Dataset entries
***

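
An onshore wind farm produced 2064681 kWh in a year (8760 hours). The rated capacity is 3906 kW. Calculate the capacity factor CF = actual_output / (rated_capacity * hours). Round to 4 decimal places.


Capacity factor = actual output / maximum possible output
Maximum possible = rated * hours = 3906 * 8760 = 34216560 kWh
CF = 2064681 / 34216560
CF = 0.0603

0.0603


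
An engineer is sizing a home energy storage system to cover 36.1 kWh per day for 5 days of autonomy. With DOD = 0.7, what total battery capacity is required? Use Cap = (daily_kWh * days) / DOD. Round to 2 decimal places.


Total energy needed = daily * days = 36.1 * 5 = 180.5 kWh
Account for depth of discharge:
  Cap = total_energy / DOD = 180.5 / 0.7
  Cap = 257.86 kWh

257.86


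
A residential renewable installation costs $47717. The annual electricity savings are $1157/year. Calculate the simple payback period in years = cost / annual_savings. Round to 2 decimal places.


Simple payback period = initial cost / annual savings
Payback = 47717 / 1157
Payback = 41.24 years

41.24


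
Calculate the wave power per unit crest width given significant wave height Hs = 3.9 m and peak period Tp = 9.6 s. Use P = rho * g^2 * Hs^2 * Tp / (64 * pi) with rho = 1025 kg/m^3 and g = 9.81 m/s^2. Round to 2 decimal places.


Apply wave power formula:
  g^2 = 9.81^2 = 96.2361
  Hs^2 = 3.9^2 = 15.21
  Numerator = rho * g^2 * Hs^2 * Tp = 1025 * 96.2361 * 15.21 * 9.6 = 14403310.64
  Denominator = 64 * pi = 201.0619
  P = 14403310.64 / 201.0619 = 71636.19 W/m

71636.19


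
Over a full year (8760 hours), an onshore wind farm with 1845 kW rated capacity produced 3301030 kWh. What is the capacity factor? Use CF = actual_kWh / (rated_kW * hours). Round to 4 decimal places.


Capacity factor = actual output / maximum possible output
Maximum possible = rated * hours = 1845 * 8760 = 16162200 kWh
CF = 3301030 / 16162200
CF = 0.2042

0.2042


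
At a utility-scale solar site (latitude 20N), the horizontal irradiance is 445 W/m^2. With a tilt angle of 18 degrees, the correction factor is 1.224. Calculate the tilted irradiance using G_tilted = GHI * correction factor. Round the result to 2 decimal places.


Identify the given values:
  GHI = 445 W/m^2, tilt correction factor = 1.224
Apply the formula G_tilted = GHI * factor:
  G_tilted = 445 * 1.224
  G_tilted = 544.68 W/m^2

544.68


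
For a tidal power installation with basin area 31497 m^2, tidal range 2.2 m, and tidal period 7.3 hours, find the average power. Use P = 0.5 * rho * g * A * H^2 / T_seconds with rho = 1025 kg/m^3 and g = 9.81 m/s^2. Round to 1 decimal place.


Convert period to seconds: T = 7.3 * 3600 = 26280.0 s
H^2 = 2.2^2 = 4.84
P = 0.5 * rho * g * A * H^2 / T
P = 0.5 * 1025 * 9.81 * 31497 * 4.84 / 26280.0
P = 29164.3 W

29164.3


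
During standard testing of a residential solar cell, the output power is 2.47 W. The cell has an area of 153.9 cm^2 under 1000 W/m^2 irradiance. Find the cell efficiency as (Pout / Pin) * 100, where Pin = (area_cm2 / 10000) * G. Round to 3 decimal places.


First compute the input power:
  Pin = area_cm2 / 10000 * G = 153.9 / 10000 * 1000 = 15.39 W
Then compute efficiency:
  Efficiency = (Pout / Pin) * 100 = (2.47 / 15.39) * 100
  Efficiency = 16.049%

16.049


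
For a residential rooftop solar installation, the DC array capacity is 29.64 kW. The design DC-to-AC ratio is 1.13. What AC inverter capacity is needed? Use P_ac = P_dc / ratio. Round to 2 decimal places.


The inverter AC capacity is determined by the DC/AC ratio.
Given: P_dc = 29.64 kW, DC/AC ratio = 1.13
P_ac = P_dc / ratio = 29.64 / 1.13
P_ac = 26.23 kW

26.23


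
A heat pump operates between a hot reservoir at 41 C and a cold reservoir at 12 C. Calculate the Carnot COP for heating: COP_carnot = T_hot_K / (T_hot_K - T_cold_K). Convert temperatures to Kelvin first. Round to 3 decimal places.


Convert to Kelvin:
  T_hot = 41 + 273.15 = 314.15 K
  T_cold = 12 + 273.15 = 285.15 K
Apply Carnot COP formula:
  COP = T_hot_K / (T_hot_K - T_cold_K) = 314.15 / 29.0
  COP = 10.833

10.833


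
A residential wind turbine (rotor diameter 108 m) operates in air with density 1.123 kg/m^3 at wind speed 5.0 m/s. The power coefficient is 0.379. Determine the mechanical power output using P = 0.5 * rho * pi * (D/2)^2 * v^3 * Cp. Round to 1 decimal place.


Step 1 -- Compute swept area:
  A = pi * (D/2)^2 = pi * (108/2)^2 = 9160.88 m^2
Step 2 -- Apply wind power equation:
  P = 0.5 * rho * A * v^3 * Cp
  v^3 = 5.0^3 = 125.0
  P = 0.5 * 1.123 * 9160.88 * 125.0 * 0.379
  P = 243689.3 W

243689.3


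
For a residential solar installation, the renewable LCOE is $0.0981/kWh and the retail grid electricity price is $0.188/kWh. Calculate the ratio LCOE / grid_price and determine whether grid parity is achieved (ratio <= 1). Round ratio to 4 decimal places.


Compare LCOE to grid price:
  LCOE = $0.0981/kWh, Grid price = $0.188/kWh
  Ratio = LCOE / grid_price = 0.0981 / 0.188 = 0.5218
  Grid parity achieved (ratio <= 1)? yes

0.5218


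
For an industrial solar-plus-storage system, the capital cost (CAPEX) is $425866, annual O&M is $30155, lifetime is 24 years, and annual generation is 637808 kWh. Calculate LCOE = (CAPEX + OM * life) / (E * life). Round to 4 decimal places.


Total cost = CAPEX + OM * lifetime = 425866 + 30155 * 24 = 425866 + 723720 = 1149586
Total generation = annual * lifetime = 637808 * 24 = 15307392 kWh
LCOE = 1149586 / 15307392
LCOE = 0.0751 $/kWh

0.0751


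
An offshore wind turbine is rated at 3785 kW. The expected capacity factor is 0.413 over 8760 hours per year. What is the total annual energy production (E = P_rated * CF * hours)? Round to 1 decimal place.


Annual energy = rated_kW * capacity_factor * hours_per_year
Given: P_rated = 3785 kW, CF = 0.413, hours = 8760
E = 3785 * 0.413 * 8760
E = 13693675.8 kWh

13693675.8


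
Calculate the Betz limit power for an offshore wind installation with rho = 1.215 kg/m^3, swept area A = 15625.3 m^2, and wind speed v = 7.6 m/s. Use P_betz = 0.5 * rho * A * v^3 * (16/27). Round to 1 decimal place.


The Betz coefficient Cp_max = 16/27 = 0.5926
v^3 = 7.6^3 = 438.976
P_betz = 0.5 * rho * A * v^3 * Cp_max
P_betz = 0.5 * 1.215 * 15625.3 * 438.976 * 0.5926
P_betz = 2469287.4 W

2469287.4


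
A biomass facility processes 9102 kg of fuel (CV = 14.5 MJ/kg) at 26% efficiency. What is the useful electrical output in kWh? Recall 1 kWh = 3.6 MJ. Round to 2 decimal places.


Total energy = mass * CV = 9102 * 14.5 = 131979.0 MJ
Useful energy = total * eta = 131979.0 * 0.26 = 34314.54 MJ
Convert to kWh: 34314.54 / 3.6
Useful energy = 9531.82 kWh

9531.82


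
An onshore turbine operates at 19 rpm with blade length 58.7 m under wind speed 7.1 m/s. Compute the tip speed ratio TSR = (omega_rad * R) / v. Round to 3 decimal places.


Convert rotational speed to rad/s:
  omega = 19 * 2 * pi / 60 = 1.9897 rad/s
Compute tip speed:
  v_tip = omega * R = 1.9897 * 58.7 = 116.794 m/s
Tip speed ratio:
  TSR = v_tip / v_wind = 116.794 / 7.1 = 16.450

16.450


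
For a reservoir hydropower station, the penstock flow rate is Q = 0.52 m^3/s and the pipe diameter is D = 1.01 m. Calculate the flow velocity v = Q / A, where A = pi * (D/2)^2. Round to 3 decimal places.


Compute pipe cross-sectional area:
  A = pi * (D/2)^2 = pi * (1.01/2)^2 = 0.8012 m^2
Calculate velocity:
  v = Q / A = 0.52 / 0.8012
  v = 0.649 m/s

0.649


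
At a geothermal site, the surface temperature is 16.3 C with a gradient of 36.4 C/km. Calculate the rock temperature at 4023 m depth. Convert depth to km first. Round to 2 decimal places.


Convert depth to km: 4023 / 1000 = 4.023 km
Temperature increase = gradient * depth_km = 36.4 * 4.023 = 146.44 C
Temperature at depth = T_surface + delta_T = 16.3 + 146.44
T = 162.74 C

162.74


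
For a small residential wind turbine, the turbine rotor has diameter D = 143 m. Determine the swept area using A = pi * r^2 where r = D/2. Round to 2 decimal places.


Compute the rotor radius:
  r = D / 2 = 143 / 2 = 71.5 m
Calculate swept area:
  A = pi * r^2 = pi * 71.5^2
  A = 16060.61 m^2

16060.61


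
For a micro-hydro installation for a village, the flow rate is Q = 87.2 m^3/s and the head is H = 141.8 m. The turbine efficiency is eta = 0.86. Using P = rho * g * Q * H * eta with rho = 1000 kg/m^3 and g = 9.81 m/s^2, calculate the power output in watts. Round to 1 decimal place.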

***

_WHAT IS NEEDED_: The lines to output run from the one containing "For a small" to the last line of the entries; give them back exactly.

_ANSWER SPACE_:
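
For a small residential wind turbine, the turbine rotor has diameter D = 143 m. Determine the swept area using A = pi * r^2 where r = D/2. Round to 2 decimal places.


Compute the rotor radius:
  r = D / 2 = 143 / 2 = 71.5 m
Calculate swept area:
  A = pi * r^2 = pi * 71.5^2
  A = 16060.61 m^2

16060.61


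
For a micro-hydro installation for a village, the flow rate is Q = 87.2 m^3/s and the head is H = 141.8 m. The turbine efficiency is eta = 0.86. Using P = rho * g * Q * H * eta with rho = 1000 kg/m^3 and g = 9.81 m/s^2, calculate the power output in watts. Round to 1 decimal place.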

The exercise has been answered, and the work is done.